§ **The problem**:
Each line below from the one containing "Link 1 runs at 1.27" through the one containing "A host sends one 33" is to be given again exactly, and no line outside that span.

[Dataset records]
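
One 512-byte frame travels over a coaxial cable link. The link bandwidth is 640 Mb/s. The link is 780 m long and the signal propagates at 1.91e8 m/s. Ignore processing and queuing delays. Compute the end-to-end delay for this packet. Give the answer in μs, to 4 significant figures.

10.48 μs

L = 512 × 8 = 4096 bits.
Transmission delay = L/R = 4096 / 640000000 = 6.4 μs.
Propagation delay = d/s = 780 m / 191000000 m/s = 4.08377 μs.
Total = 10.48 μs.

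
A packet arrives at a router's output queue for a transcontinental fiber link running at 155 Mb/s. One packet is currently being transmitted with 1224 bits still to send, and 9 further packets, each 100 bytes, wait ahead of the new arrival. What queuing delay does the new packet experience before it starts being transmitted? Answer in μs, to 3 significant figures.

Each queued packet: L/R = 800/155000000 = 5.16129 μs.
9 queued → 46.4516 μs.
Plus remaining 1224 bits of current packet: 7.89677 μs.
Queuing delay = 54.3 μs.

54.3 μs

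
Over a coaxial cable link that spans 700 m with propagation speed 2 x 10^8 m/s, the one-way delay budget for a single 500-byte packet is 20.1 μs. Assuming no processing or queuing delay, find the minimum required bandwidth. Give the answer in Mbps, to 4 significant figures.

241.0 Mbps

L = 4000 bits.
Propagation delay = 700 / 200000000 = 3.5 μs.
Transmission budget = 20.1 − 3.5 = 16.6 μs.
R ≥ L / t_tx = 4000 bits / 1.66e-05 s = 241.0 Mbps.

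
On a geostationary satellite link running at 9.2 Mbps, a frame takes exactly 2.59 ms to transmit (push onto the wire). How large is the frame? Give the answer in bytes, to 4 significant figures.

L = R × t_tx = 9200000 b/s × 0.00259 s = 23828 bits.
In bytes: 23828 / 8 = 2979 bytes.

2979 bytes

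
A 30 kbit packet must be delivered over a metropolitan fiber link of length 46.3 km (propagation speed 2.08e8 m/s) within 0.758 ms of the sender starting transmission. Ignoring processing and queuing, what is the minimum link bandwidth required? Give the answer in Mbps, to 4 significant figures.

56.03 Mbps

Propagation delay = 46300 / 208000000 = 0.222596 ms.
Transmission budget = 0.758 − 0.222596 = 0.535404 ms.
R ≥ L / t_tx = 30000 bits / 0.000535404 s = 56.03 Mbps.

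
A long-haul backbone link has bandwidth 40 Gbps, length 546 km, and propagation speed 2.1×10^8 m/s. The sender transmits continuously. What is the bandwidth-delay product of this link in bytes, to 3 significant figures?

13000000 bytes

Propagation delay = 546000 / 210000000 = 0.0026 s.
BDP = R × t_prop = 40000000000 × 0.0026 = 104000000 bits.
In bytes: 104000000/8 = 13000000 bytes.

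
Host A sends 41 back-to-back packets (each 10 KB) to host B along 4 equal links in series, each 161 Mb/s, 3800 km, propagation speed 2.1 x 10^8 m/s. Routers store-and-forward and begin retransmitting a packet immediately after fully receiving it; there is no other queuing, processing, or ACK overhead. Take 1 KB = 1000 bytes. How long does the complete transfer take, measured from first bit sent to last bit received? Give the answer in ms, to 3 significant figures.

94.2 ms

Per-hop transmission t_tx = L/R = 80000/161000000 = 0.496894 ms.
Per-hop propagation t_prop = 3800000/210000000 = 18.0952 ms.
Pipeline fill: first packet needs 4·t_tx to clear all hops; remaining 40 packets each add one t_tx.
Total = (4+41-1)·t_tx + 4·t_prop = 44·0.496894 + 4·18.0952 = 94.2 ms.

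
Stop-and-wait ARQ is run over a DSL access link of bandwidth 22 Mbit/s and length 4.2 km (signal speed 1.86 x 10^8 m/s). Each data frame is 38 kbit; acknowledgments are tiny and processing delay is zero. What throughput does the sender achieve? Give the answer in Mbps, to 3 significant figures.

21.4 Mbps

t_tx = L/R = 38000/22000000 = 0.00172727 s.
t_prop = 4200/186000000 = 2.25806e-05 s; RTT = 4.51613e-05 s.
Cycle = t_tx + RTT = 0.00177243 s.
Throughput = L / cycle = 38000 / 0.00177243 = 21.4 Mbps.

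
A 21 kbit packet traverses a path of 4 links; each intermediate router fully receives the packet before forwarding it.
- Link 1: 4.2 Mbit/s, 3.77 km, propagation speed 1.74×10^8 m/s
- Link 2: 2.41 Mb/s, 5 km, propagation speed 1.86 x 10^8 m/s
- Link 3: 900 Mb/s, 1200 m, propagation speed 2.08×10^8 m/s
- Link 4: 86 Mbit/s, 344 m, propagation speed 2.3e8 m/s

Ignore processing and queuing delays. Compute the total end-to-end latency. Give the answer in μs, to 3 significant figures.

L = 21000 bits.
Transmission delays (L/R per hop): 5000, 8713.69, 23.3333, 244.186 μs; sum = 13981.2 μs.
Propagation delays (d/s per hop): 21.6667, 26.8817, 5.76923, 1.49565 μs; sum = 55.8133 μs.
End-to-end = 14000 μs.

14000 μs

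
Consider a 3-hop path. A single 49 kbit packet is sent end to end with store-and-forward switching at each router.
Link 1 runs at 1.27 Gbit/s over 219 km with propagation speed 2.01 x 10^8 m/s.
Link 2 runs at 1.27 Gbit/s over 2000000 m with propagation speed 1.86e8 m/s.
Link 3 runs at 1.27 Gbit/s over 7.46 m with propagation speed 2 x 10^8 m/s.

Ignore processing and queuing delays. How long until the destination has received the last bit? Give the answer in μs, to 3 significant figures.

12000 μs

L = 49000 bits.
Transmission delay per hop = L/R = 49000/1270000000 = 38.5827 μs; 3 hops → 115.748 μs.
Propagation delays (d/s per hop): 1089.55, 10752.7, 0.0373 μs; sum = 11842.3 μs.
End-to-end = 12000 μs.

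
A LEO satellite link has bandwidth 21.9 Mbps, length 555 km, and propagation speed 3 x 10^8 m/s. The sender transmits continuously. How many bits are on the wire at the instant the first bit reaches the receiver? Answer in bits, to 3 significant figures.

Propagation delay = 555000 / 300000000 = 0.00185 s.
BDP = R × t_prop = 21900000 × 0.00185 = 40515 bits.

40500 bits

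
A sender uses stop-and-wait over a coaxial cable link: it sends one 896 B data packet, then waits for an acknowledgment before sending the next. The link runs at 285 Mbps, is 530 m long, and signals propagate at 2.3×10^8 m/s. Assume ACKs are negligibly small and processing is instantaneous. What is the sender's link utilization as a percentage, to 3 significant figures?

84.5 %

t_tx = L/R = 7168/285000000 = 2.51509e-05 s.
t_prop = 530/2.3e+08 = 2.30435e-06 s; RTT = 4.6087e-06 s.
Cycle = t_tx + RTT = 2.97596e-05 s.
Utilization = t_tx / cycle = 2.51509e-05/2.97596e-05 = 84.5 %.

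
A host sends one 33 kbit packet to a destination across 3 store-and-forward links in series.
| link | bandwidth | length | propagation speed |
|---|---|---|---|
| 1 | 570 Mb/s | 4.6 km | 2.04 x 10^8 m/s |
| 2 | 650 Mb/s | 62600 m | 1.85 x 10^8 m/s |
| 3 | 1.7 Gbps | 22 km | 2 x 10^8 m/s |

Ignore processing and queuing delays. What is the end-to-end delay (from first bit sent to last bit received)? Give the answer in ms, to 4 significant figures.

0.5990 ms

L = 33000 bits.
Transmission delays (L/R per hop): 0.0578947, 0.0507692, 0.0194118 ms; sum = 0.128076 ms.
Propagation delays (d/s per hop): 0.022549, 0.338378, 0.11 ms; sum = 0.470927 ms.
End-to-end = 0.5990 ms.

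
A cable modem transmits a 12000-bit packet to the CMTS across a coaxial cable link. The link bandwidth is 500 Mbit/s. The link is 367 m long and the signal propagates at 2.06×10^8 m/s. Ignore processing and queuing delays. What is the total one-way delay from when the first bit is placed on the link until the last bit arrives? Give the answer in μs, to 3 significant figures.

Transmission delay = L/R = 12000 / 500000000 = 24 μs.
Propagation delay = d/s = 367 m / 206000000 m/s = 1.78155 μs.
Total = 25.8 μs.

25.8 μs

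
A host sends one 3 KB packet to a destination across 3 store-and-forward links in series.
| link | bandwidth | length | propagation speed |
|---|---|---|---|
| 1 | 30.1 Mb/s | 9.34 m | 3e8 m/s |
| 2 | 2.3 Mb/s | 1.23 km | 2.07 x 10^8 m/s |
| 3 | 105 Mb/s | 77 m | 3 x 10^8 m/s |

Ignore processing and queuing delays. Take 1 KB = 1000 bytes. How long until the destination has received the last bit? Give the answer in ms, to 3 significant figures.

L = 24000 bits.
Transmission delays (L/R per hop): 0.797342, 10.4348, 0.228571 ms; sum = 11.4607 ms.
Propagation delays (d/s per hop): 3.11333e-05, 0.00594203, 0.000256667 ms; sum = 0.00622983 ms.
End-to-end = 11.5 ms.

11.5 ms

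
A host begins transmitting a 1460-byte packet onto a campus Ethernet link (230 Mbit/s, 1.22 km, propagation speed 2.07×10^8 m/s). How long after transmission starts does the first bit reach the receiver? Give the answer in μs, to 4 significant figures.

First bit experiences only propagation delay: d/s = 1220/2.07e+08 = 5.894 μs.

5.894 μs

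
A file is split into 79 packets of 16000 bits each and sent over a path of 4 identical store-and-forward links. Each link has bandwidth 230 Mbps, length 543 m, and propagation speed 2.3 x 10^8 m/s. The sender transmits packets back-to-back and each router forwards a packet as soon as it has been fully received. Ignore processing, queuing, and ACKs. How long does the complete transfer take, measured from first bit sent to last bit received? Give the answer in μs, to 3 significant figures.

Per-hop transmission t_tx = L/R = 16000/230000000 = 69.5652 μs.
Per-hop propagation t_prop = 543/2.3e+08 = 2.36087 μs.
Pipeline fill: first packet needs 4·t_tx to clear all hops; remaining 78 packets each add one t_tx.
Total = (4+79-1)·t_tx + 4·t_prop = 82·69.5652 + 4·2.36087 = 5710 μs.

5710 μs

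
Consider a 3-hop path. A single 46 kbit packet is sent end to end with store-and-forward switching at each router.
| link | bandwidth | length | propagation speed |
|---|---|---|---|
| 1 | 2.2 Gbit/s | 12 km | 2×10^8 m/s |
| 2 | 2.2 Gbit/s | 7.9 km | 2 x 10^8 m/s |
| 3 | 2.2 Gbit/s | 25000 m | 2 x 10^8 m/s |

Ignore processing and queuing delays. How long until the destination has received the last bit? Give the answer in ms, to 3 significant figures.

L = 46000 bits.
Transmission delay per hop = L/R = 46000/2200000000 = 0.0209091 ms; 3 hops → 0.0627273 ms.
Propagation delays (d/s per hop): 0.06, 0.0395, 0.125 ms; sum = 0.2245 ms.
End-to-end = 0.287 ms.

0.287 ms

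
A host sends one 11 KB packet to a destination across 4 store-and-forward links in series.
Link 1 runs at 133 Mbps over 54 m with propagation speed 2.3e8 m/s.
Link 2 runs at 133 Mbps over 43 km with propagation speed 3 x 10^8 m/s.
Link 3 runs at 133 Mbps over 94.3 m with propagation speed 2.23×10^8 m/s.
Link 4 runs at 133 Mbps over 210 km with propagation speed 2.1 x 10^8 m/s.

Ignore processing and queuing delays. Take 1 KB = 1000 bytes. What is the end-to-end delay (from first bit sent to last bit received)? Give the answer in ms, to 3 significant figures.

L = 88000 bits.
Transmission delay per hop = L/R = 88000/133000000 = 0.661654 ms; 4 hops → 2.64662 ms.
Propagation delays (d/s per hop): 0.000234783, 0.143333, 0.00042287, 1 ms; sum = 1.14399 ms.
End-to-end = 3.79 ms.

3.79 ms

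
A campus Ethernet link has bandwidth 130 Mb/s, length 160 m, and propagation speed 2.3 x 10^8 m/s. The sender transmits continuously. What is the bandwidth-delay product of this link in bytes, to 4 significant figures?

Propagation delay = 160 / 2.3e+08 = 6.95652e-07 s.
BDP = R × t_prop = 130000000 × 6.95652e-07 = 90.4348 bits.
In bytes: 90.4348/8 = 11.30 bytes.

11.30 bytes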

§ **Written solution**:
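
Link 1 runs at 1.27 Gbit/s over 219 km with propagation speed 2.01 x 10^8 m/s.
Link 2 runs at 1.27 Gbit/s over 2000000 m with propagation speed 1.86e8 m/s.
Link 3 runs at 1.27 Gbit/s over 7.46 m with propagation speed 2 x 10^8 m/s.

Ignore processing and queuing delays. How long until the destination has received the last bit? Give the answer in μs, to 3 significant figures.

12000 μs

L = 49000 bits.
Transmission delay per hop = L/R = 49000/1270000000 = 38.5827 μs; 3 hops → 115.748 μs.
Propagation delays (d/s per hop): 1089.55, 10752.7, 0.0373 μs; sum = 11842.3 μs.
End-to-end = 12000 μs.

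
A LEO satellite link has bandwidth 21.9 Mbps, length 555 km, and propagation speed 3 x 10^8 m/s. The sender transmits continuously. How many bits are on the wire at the instant the first bit reaches the receiver? Answer in bits, to 3 significant figures.

Propagation delay = 555000 / 300000000 = 0.00185 s.
BDP = R × t_prop = 21900000 × 0.00185 = 40515 bits.

40500 bits

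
A sender uses stop-and-wait over a coaxial cable link: it sends one 896 B data packet, then waits for an acknowledgment before sending the next. The link runs at 285 Mbps, is 530 m long, and signals propagate at 2.3×10^8 m/s. Assume ACKs are negligibly small and processing is instantaneous. What is the sender's link utilization as a percentage, to 3 significant figures?

84.5 %

t_tx = L/R = 7168/285000000 = 2.51509e-05 s.
t_prop = 530/2.3e+08 = 2.30435e-06 s; RTT = 4.6087e-06 s.
Cycle = t_tx + RTT = 2.97596e-05 s.
Utilization = t_tx / cycle = 2.51509e-05/2.97596e-05 = 84.5 %.

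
A host sends one 33 kbit packet to a destination across 3 store-and-forward links in series.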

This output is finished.